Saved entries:
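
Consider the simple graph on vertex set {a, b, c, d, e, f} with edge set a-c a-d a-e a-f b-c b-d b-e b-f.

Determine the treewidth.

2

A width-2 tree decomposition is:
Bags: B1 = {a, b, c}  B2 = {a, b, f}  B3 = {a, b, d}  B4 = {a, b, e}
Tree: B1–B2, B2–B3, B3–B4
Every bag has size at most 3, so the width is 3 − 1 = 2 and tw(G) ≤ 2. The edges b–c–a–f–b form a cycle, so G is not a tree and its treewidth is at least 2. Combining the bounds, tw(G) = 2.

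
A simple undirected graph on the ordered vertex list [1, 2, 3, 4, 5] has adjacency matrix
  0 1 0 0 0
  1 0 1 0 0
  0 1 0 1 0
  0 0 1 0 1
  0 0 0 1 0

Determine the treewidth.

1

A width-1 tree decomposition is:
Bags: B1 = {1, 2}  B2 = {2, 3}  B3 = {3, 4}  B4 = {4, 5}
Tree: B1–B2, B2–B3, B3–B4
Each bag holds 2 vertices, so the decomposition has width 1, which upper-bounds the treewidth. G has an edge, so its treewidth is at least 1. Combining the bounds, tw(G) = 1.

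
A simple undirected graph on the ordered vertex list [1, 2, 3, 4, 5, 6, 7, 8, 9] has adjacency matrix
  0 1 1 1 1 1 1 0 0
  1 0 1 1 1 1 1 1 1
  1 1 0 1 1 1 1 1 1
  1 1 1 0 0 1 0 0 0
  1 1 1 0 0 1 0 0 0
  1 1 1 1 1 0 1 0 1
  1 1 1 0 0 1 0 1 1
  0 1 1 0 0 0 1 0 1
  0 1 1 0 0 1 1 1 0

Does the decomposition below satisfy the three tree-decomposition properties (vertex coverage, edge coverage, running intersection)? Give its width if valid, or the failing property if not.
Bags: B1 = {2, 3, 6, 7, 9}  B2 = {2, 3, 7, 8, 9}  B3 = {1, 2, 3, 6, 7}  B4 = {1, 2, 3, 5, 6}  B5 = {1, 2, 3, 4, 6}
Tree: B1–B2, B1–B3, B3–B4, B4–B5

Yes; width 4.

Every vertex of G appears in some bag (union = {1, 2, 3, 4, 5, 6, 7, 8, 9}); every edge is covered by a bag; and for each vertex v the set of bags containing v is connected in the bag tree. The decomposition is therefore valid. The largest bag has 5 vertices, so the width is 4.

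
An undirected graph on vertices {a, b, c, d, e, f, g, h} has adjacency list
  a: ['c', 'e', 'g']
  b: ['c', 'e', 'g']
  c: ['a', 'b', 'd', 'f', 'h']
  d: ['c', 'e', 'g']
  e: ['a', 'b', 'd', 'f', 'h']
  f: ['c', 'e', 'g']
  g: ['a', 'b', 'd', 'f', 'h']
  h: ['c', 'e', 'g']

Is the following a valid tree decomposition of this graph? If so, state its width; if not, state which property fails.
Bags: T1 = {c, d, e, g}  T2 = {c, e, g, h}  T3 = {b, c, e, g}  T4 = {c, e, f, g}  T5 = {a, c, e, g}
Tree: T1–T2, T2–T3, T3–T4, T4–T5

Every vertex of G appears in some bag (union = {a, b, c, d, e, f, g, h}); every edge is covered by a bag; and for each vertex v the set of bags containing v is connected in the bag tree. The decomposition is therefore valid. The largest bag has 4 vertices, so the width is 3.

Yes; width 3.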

* * *

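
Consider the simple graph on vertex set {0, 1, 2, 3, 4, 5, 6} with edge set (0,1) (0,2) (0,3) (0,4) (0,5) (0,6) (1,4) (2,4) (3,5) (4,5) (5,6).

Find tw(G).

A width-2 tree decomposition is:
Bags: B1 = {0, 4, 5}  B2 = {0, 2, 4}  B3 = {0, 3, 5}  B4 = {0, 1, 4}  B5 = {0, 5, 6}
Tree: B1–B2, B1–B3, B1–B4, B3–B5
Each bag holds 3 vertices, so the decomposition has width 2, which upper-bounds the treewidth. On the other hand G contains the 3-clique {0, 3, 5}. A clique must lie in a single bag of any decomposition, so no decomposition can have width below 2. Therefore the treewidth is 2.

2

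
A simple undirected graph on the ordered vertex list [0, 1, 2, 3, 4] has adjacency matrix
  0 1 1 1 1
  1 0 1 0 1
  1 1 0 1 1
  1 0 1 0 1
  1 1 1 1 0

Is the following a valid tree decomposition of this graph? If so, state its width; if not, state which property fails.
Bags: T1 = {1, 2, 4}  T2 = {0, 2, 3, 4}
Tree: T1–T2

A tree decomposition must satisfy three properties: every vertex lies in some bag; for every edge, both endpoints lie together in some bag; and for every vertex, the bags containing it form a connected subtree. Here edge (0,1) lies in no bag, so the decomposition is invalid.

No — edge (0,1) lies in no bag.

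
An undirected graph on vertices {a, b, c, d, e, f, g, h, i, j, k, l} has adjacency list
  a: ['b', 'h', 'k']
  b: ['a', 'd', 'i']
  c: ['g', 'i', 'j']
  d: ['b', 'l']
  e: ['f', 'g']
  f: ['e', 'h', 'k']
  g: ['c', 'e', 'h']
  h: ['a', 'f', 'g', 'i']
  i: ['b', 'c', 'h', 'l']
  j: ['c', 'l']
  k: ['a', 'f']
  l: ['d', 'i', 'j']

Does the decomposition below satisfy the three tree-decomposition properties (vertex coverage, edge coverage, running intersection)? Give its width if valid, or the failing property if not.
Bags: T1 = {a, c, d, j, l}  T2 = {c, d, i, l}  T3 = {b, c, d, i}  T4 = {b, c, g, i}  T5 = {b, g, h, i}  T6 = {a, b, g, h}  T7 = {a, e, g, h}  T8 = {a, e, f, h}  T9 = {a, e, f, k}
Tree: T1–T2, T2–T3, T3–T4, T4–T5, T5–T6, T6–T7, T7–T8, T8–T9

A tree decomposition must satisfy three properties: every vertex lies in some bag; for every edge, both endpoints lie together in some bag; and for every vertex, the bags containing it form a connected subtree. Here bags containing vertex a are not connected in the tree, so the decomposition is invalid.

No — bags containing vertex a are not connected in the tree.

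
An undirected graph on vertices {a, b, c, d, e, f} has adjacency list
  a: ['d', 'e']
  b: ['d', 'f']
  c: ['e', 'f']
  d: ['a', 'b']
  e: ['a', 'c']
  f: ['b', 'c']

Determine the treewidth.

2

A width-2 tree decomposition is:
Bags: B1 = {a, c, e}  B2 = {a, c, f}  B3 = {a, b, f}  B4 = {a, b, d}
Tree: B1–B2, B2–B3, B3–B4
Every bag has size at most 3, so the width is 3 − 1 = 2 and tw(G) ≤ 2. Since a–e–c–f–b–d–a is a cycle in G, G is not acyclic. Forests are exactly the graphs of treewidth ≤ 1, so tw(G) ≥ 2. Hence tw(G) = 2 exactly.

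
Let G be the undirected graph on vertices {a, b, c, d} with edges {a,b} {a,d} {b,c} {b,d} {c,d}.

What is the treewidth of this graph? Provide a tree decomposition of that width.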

* * *

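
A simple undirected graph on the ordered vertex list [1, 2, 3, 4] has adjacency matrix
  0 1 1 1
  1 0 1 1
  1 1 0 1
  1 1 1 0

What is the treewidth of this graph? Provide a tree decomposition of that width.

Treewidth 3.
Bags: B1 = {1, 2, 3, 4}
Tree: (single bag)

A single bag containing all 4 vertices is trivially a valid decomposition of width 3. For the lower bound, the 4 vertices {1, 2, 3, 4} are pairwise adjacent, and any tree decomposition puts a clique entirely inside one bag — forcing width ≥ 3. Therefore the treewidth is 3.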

## TASK REQUIREMENTS
Of the entries above, repeat exactly the lines from the line with "9] has adjacency matrix" through the line with "g: ['a', 'b', 'd', 'f', 'h']", both of them included.

## RESULT OF THE EXERCISE
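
A simple undirected graph on the ordered vertex list [1, 2, 3, 4, 5, 6, 7, 8, 9] has adjacency matrix
  0 1 1 1 1 1 1 0 0
  1 0 1 1 1 1 1 1 1
  1 1 0 1 1 1 1 1 1
  1 1 1 0 0 1 0 0 0
  1 1 1 0 0 1 0 0 0
  1 1 1 1 1 0 1 0 1
  1 1 1 0 0 1 0 1 1
  0 1 1 0 0 0 1 0 1
  0 1 1 0 0 1 1 1 0

Does the decomposition below satisfy the three tree-decomposition properties (vertex coverage, edge coverage, running intersection)? Give its width if valid, or the failing property if not.
Bags: B1 = {2, 3, 6, 7, 9}  B2 = {2, 3, 7, 8, 9}  B3 = {1, 2, 3, 6, 7}  B4 = {1, 2, 3, 5, 6}  B5 = {1, 2, 3, 4, 6}
Tree: B1–B2, B1–B3, B3–B4, B4–B5

Yes; width 4.

Every vertex of G appears in some bag (union = {1, 2, 3, 4, 5, 6, 7, 8, 9}); every edge is covered by a bag; and for each vertex v the set of bags containing v is connected in the bag tree. The decomposition is therefore valid. The largest bag has 5 vertices, so the width is 4.

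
An undirected graph on vertices {a, b, c, d, e, f, g, h} has adjacency list
  a: ['c', 'e', 'g']
  b: ['c', 'e', 'g']
  c: ['a', 'b', 'd', 'f', 'h']
  d: ['c', 'e', 'g']
  e: ['a', 'b', 'd', 'f', 'h']
  f: ['c', 'e', 'g']
  g: ['a', 'b', 'd', 'f', 'h']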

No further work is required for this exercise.